**Saved entries**

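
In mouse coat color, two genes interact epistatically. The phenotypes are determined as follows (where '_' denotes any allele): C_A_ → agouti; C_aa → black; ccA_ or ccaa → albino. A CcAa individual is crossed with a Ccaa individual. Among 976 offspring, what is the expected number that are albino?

Cross: CcAa × Ccaa — consider each gene separately:
C gene: Cc × Cc → 1 CC, 2 Cc, 1 cc → 3 C_ : 1 cc (out of 4)
A gene: Aa × aa → 2 Aa, 2 aa → 2 A_ : 2 aa (out of 4)
Genotype classes (out of 4 × 4 = 16): C_A_ = 3×2 = 6; C_aa = 3×2 = 6; ccA_ = 1×2 = 2; ccaa = 1×2 = 2
Apply the phenotype rules: C_A_ (6) → agouti; C_aa (6) → black; ccA_ (2) + ccaa (2) → albino
Phenotype counts (out of 16): 6 agouti, 6 black, 4 albino
albino: 4 out of 16 → fraction 1/4
Expected count = 1/4 × 976 = 244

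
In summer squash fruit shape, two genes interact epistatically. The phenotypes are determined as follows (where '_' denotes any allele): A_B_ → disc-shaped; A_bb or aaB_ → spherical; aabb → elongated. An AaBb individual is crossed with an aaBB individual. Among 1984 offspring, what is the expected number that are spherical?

Cross: AaBb × aaBB — consider each gene separately:
A gene: Aa × aa → 2 Aa, 2 aa → 2 A_ : 2 aa (out of 4)
B gene: Bb × BB → 2 BB, 2 Bb → 4 B_ (out of 4)
Genotype classes (out of 4 × 4 = 16): A_B_ = 2×4 = 8; aaB_ = 2×4 = 8
Apply the phenotype rules: A_B_ (8) → disc-shaped; aaB_ (8) → spherical
Phenotype counts (out of 16): 8 disc-shaped, 8 spherical
spherical: 8 out of 16 → fraction 1/2
Expected count = 1/2 × 1984 = 992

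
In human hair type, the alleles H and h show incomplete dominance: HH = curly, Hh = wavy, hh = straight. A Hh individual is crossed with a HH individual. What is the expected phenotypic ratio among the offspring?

Punnett square for Hh × HH:
Offspring genotypes: 2 HH, 2 Hh
Phenotype counts: 2 curly, 2 wavy
Ratio: 1 curly : 1 wavy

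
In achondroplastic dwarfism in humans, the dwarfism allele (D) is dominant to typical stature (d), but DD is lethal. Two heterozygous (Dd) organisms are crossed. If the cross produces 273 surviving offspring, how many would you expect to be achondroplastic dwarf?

Cross: Dd × Dd
Punnett square offspring (before lethality): 1 DD, 2 Dd, 1 dd
The DD genotype is lethal (embryos die); surviving offspring: 2 Dd, 1 dd
achondroplastic dwarf: 2 out of 3 → fraction 2/3
Expected count = 2/3 × 273 = 182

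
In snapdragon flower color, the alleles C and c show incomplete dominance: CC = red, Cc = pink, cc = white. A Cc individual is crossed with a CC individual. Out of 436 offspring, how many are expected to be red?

Punnett square for Cc × CC:
Offspring genotypes: 2 CC, 2 Cc
Phenotype counts: 2 red, 2 pink
red: 2 out of 4 → fraction 1/2
Expected count = 1/2 × 436 = 218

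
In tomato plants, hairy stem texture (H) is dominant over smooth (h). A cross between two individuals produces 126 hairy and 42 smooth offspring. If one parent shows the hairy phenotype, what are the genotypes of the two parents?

Observed offspring: 126 hairy, 42 smooth
The observed ratio simplifies to 3:1. Smooth (hh) offspring appear, so each parent must contribute one h allele. The parent stated to show hairy carries H, so it is Hh. The other parent is then either Hh or hh: Hh × hh would give a 1:1 split, whereas Hh × Hh gives 3:1 — matching the data. So both parents are heterozygous (Hh × Hh).
Parent genotypes: Hh × Hh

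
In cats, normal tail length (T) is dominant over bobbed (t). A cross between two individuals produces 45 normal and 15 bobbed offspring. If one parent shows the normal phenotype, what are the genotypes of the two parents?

Observed offspring: 45 normal, 15 bobbed
The observed ratio simplifies to 3:1. Bobbed (tt) offspring appear, so each parent must contribute one t allele. The parent stated to show normal carries T, so it is Tt. The other parent is then either Tt or tt: Tt × tt would give a 1:1 split, whereas Tt × Tt gives 3:1 — matching the data. So both parents are heterozygous (Tt × Tt).
Parent genotypes: Tt × Tt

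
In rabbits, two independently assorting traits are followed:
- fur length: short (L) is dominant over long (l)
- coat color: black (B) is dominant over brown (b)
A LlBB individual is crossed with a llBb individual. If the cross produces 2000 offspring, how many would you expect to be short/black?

Dihybrid cross LlBB × llBb — consider each gene separately:
fur length: Ll × ll → 2 Ll, 2 ll → 2 L_ : 2 ll (out of 4)
coat color: BB × Bb → 2 BB, 2 Bb → 4 B_ (out of 4)
Combine (counts out of 4 × 4 = 16): short/black (L_B_) = 2×4 = 8; long/black (llB_) = 2×4 = 8
Phenotype counts (out of 16): 8 short/black, 8 long/black
short/black: 8 out of 16 → fraction 1/2
Expected count = 1/2 × 2000 = 1000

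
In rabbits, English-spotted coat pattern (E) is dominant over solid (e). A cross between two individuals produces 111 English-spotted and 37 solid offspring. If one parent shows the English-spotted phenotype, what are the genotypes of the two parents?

Observed offspring: 111 English-spotted, 37 solid
The observed ratio simplifies to 3:1. Solid (ee) offspring appear, so each parent must contribute one e allele. The parent stated to show English-spotted carries E, so it is Ee. The other parent is then either Ee or ee: Ee × ee would give a 1:1 split, whereas Ee × Ee gives 3:1 — matching the data. So both parents are heterozygous (Ee × Ee).
Parent genotypes: Ee × Ee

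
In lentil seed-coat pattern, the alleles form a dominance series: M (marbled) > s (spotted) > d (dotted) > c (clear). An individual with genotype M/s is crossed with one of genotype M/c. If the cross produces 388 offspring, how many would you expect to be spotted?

Cross: M/s × M/c
Allele dominance: M > s > d > c
Offspring genotypes: 1 M/M, 1 M/c, 1 M/s, 1 s/c
Phenotype counts: 3 marbled, 1 spotted
spotted: 1 out of 4 → fraction 1/4
Expected count = 1/4 × 388 = 97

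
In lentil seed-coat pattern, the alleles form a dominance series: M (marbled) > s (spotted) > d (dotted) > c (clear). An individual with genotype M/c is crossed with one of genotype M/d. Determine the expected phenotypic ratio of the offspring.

Cross: M/c × M/d
Allele dominance: M > s > d > c
Offspring genotypes: 1 M/M, 1 M/d, 1 M/c, 1 d/c
Phenotype counts: 3 marbled, 1 dotted
Ratio: 3 marbled : 1 dotted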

**EXERCISE INSTRUCTIONS**
Only the lines from the one containing "of the offspring." through the last line of the records are to be set down, exactly as they appear.

**WRITTEN SOLUTION**
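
In lentil seed-coat pattern, the alleles form a dominance series: M (marbled) > s (spotted) > d (dotted) > c (clear). An individual with genotype M/c is crossed with one of genotype M/d. Determine the expected phenotypic ratio of the offspring.

Cross: M/c × M/d
Allele dominance: M > s > d > c
Offspring genotypes: 1 M/M, 1 M/d, 1 M/c, 1 d/c
Phenotype counts: 3 marbled, 1 dotted
Ratio: 3 marbled : 1 dotted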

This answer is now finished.